Saved entries
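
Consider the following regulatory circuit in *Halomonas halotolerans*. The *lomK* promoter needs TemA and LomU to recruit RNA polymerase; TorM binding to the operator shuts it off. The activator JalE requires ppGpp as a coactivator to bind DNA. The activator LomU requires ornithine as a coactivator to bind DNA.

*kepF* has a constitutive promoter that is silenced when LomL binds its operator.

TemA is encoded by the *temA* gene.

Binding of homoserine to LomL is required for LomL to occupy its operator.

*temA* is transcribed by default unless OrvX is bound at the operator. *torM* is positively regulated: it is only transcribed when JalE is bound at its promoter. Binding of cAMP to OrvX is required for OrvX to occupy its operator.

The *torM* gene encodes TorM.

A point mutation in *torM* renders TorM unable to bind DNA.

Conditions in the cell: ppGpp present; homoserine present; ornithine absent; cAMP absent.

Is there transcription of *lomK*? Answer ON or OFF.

OFF

TorM is non-functional in this strain, so it has no effect.
cAMP is absent, so OrvX is inactive.
With no repressor bound, *temA* is transcribed.
So TemA is produced and active.
Ornithine is absent, so LomU is inactive.
Required activator LomU is absent, so *lomK* is not transcribed.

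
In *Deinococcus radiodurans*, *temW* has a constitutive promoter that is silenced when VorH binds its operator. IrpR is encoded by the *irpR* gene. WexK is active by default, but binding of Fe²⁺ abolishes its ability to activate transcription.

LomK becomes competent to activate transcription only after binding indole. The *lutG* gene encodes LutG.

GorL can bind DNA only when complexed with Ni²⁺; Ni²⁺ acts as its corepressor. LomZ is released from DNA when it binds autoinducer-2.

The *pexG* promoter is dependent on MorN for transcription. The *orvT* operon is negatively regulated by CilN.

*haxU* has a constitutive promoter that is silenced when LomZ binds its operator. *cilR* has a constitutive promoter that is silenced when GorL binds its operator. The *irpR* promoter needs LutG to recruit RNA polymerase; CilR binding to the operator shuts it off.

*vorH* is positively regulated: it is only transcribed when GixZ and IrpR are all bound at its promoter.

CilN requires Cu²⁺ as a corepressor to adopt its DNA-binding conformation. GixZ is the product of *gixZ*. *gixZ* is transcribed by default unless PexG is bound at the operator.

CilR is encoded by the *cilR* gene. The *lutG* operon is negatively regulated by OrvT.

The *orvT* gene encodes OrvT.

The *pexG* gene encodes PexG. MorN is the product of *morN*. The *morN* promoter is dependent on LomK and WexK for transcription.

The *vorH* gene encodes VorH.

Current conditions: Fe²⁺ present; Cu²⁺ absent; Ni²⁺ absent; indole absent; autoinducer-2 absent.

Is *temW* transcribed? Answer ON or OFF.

ON

Indole is absent, so LomK is inactive.
Fe²⁺ is present, so WexK is inactive.
Required activator LomK is absent, so *morN* is not transcribed.
So MorN is not produced.
Required activator MorN is absent, so *pexG* is not transcribed.
So PexG is not produced.
With no repressor bound, *gixZ* is transcribed.
So GixZ is produced and active.
Cu²⁺ is absent, so CilN is inactive.
With no repressor bound, *orvT* is transcribed.
So OrvT is produced and active.
With repressor OrvT bound, *lutG* is not transcribed.
So LutG is not produced.
Ni²⁺ is absent, so GorL is inactive.
With no repressor bound, *cilR* is transcribed.
So CilR is produced and active.
With repressor CilR bound, *irpR* is not transcribed.
So IrpR is not produced.
Required activator IrpR is absent, so *vorH* is not transcribed.
So VorH is not produced.
With no repressor bound, *temW* is transcribed.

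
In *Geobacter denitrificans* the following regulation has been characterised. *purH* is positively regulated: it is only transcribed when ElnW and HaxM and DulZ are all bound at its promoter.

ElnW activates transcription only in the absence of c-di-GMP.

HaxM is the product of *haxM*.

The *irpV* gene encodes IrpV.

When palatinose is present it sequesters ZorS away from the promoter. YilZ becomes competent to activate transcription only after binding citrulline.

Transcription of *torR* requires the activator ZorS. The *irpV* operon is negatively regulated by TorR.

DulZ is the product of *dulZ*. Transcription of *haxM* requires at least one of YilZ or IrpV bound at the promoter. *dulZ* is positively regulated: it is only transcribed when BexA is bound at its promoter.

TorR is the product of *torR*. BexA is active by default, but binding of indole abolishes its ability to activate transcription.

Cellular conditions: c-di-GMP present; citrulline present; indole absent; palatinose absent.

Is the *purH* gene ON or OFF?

c-di-GMP is present, so ElnW is inactive.
Citrulline is present, so YilZ is active.
Palatinose is absent, so ZorS is active.
No repressor is bound and ZorS is active, so *torR* is transcribed.
So TorR is produced and active.
With repressor TorR bound, *irpV* is not transcribed.
So IrpV is not produced.
Activator YilZ is present, so *haxM* is transcribed.
So HaxM is produced and active.
Indole is absent, so BexA is active.
No repressor is bound and BexA is active, so *dulZ* is transcribed.
So DulZ is produced and active.
Required activator ElnW is absent, so *purH* is not transcribed.

OFF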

*Work instruction*
The required output is the stretch of entries above from the line containing "CilN requires Cu²⁺" through the line containing "The *pexG* gene", reproduced exactly.

*Answer section*
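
CilN requires Cu²⁺ as a corepressor to adopt its DNA-binding conformation. GixZ is the product of *gixZ*. *gixZ* is transcribed by default unless PexG is bound at the operator.

CilR is encoded by the *cilR* gene. The *lutG* operon is negatively regulated by OrvT.

The *orvT* gene encodes OrvT.

The *pexG* gene encodes PexG. MorN is the product of *morN*. The *morN* promoter is dependent on LomK and WexK for transcription.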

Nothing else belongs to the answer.